** RECORD EXCERPTS follows **

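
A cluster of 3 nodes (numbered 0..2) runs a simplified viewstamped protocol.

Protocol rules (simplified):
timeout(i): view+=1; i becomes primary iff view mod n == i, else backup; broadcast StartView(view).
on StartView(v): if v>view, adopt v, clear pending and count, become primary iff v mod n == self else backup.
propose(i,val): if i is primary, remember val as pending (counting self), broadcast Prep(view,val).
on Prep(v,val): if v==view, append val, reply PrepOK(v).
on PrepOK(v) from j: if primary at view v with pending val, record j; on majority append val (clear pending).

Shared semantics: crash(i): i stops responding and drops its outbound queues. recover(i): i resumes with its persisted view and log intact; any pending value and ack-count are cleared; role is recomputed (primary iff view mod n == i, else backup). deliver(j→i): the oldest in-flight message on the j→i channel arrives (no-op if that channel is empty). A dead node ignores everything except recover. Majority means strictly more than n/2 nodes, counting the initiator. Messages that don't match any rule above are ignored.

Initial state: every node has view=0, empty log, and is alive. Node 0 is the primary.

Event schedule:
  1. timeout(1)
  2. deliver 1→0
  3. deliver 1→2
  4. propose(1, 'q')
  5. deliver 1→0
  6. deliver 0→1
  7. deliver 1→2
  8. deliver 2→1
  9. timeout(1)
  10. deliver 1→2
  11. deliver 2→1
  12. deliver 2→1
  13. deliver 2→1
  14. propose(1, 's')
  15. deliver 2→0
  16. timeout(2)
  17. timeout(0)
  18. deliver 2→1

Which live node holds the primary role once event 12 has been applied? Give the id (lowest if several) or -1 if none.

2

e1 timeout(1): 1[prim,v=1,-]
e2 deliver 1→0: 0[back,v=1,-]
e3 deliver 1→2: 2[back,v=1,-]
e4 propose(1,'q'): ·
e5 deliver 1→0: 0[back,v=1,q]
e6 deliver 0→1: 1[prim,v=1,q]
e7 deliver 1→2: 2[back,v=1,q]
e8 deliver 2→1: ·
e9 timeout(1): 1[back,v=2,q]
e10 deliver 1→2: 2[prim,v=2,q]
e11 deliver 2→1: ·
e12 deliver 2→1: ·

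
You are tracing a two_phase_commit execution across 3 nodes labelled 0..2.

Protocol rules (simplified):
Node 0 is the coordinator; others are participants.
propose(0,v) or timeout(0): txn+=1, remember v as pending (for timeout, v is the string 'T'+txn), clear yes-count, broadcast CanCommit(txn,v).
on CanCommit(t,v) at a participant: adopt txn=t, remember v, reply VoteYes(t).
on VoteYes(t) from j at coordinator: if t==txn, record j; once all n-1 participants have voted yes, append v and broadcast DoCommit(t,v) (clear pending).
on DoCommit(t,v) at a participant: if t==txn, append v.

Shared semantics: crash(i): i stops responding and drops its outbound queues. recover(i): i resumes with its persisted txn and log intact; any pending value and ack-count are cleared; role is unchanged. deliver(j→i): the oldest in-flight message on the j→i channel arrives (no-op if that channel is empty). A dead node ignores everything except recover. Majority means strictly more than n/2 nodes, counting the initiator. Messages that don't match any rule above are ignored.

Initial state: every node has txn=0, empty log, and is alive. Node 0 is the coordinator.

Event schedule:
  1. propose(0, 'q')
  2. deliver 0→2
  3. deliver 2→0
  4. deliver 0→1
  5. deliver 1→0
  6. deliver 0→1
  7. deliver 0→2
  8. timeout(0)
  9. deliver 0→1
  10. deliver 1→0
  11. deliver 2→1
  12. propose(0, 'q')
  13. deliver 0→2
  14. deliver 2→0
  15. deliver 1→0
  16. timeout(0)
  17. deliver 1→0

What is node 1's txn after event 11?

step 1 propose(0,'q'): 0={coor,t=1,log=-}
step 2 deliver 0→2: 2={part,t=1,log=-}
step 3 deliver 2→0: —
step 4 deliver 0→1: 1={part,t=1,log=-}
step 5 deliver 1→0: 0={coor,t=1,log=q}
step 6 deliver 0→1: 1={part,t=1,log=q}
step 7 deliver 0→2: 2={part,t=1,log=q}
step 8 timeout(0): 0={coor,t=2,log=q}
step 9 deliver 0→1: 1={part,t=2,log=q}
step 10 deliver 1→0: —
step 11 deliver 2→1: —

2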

** End of RECORD EXCERPTS **

> _YOUR ASSIGNMENT_
Work out how many lines above contain "resumes", then write only that number.

> _ANSWER TO THIS EXERCISE_
2